▶ BRIEF
When you reach the line containing "A weather station" in the entries below, begin reproducing lines exactly, and stop once the line containing "Sampling rate: fs" is done.

▶ DATASET RECORDS
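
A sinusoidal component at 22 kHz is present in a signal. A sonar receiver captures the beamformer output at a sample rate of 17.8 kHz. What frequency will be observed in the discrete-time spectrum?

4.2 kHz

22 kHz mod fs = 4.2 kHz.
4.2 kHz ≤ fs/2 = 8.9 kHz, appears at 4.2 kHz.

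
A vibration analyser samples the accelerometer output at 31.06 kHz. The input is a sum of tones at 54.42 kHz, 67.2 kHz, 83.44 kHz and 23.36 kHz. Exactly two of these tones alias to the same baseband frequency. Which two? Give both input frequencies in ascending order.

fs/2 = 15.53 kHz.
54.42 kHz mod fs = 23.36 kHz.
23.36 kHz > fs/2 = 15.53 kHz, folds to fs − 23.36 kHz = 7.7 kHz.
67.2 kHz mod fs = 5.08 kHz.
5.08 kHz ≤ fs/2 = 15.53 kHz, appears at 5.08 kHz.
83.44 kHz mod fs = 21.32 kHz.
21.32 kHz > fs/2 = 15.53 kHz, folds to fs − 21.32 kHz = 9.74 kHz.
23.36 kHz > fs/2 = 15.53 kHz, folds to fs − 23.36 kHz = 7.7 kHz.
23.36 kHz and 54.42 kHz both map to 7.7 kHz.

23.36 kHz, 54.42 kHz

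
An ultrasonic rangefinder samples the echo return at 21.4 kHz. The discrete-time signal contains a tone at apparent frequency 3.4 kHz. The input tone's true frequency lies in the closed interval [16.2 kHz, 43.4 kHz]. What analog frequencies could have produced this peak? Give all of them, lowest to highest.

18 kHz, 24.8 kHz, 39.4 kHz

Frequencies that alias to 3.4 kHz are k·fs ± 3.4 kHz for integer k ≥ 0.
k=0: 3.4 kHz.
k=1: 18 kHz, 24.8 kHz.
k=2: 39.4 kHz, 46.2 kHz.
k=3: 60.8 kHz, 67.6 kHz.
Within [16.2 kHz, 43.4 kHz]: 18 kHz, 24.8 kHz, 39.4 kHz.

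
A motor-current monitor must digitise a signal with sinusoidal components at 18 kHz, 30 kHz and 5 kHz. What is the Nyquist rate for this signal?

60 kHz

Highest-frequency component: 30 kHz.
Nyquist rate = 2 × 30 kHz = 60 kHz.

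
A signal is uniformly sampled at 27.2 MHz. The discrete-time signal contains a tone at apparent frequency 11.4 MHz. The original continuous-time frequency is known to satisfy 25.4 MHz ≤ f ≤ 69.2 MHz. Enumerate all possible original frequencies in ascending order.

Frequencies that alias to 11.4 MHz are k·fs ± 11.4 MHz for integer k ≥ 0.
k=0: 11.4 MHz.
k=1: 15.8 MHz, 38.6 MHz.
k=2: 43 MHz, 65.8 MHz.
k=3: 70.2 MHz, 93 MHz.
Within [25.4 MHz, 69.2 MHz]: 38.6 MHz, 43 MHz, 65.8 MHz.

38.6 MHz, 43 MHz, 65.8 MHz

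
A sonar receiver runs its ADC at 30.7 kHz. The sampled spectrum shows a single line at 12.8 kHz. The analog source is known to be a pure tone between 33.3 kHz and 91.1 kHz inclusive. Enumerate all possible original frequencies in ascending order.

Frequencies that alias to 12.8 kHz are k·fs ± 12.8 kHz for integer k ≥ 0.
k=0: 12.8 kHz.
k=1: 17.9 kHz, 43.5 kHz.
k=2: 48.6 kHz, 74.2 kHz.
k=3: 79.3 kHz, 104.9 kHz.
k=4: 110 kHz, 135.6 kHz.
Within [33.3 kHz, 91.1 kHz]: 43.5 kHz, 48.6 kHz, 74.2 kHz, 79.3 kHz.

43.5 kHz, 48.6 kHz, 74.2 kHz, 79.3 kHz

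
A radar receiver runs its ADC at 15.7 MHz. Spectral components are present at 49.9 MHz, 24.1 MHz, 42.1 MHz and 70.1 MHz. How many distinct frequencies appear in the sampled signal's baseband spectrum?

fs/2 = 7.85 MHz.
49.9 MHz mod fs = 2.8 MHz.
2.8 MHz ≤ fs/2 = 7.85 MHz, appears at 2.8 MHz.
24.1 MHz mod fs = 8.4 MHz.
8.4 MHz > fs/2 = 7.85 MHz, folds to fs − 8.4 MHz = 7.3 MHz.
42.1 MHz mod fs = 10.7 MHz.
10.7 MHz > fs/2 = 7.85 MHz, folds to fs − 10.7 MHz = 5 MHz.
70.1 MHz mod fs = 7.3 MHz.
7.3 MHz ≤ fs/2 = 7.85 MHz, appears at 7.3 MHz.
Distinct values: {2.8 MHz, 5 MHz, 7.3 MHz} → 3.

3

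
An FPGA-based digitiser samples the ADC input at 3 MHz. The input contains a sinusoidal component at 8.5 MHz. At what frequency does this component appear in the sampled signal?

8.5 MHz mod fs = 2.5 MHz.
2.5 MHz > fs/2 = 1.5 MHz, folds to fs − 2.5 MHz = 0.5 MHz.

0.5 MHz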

---

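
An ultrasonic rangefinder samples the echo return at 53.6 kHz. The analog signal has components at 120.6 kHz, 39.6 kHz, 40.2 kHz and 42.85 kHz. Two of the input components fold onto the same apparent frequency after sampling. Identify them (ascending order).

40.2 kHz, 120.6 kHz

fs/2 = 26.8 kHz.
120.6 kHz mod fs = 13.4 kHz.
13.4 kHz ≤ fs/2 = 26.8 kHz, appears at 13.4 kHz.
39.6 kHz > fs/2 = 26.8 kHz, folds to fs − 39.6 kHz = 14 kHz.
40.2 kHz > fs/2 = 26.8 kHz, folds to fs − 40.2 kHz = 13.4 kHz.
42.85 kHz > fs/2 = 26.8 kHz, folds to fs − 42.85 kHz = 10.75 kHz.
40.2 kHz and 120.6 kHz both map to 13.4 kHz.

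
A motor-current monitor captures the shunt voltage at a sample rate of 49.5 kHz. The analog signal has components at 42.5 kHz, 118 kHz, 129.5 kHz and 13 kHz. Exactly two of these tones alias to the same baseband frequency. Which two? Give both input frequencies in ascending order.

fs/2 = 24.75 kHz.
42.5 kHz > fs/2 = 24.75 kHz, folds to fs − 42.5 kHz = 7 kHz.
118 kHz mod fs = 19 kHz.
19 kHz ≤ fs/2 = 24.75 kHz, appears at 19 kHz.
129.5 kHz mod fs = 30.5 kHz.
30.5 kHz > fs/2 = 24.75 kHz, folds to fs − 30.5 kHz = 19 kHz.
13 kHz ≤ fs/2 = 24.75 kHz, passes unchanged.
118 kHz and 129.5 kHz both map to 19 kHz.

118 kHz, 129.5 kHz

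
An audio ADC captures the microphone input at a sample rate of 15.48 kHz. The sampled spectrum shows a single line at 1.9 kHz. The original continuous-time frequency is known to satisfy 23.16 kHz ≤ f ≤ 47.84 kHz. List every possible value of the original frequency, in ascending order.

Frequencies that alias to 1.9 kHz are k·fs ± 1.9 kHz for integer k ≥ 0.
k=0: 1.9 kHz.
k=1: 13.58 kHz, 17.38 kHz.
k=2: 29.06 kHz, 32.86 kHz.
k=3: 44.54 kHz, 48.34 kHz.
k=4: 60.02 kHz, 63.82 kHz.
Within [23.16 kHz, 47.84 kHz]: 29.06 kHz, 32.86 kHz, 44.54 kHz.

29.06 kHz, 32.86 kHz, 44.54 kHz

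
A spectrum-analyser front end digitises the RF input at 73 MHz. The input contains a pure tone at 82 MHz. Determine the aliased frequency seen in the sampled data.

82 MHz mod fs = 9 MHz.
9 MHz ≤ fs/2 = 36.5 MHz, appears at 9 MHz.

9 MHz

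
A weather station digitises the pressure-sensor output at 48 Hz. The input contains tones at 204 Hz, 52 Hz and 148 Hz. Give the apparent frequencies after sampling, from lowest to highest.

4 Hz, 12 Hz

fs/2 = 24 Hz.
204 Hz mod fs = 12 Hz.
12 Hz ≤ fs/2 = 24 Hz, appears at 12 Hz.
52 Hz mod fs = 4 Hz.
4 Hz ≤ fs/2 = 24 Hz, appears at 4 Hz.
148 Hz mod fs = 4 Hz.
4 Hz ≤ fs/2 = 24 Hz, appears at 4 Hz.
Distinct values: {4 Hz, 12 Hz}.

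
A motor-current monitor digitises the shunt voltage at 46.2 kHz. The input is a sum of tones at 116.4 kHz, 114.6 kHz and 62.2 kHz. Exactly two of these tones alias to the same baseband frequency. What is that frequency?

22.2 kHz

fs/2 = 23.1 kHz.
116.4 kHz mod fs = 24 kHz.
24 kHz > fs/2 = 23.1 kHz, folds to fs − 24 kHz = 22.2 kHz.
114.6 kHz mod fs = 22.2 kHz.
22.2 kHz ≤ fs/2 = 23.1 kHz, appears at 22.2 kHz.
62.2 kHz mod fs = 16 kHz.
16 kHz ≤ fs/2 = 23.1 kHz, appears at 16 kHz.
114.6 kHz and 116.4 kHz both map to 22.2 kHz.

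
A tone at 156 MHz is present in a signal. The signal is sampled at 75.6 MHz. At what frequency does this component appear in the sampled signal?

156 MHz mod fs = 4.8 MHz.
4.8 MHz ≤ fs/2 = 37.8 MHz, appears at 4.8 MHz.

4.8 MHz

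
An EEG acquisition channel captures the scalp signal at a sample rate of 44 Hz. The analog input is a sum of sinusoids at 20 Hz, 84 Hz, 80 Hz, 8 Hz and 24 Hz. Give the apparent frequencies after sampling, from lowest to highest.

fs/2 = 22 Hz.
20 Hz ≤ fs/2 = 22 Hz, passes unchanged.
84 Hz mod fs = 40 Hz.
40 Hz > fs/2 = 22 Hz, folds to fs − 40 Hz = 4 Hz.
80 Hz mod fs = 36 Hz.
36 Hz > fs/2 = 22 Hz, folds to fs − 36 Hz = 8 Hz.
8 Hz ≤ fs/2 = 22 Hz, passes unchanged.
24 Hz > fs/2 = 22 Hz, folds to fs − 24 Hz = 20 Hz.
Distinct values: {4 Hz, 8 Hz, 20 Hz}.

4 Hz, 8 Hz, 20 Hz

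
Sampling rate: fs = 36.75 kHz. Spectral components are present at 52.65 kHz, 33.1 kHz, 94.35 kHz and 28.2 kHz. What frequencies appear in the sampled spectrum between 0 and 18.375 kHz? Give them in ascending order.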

▶ EXERCISE RESPONSE
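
A weather station digitises the pressure-sensor output at 48 Hz. The input contains tones at 204 Hz, 52 Hz and 148 Hz. Give the apparent frequencies after sampling, from lowest to highest.

4 Hz, 12 Hz

fs/2 = 24 Hz.
204 Hz mod fs = 12 Hz.
12 Hz ≤ fs/2 = 24 Hz, appears at 12 Hz.
52 Hz mod fs = 4 Hz.
4 Hz ≤ fs/2 = 24 Hz, appears at 4 Hz.
148 Hz mod fs = 4 Hz.
4 Hz ≤ fs/2 = 24 Hz, appears at 4 Hz.
Distinct values: {4 Hz, 12 Hz}.

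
A motor-current monitor digitises the shunt voltage at 46.2 kHz. The input is a sum of tones at 116.4 kHz, 114.6 kHz and 62.2 kHz. Exactly two of these tones alias to the same baseband frequency. What is that frequency?

22.2 kHz

fs/2 = 23.1 kHz.
116.4 kHz mod fs = 24 kHz.
24 kHz > fs/2 = 23.1 kHz, folds to fs − 24 kHz = 22.2 kHz.
114.6 kHz mod fs = 22.2 kHz.
22.2 kHz ≤ fs/2 = 23.1 kHz, appears at 22.2 kHz.
62.2 kHz mod fs = 16 kHz.
16 kHz ≤ fs/2 = 23.1 kHz, appears at 16 kHz.
114.6 kHz and 116.4 kHz both map to 22.2 kHz.

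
A tone at 156 MHz is present in a signal. The signal is sampled at 75.6 MHz. At what frequency does this component appear in the sampled signal?

156 MHz mod fs = 4.8 MHz.
4.8 MHz ≤ fs/2 = 37.8 MHz, appears at 4.8 MHz.

4.8 MHz

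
An EEG acquisition channel captures the scalp signal at a sample rate of 44 Hz. The analog input is a sum of sinusoids at 20 Hz, 84 Hz, 80 Hz, 8 Hz and 24 Hz. Give the apparent frequencies after sampling, from lowest to highest.

fs/2 = 22 Hz.
20 Hz ≤ fs/2 = 22 Hz, passes unchanged.
84 Hz mod fs = 40 Hz.
40 Hz > fs/2 = 22 Hz, folds to fs − 40 Hz = 4 Hz.
80 Hz mod fs = 36 Hz.
36 Hz > fs/2 = 22 Hz, folds to fs − 36 Hz = 8 Hz.
8 Hz ≤ fs/2 = 22 Hz, passes unchanged.
24 Hz > fs/2 = 22 Hz, folds to fs − 24 Hz = 20 Hz.
Distinct values: {4 Hz, 8 Hz, 20 Hz}.

4 Hz, 8 Hz, 20 Hz

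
Sampling rate: fs = 36.75 kHz. Spectral components are present at 52.65 kHz, 33.1 kHz, 94.35 kHz and 28.2 kHz. What frequencies appear in the sampled spectrum between 0 and 18.375 kHz? Give them in ascending order.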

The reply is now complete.